#### What is expected:
From the first line to the last, reproduce the material exactly.

#### Records for processing:
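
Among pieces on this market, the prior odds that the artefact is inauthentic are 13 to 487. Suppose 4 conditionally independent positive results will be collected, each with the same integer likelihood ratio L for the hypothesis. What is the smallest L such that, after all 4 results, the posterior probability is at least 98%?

Prior odds = 13/487.
Target odds = 0.98/0.02 = 49.
Need L⁴ ≥ 49 ÷ (13/487) = 23863/13.
6⁴ = 1296 < 23863/13 ≤ 2401 = 7⁴, so L = 7.

7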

#### Output below:
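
Among pieces on this market, the prior odds that the artefact is inauthentic are 13 to 487. Suppose 4 conditionally independent positive results will be collected, each with the same integer likelihood ratio L for the hypothesis. What is the smallest L such that, after all 4 results, the posterior probability is at least 98%?

Prior odds = 13/487.
Target odds = 0.98/0.02 = 49.
Need L⁴ ≥ 49 ÷ (13/487) = 23863/13.
6⁴ = 1296 < 23863/13 ≤ 2401 = 7⁴, so L = 7.

7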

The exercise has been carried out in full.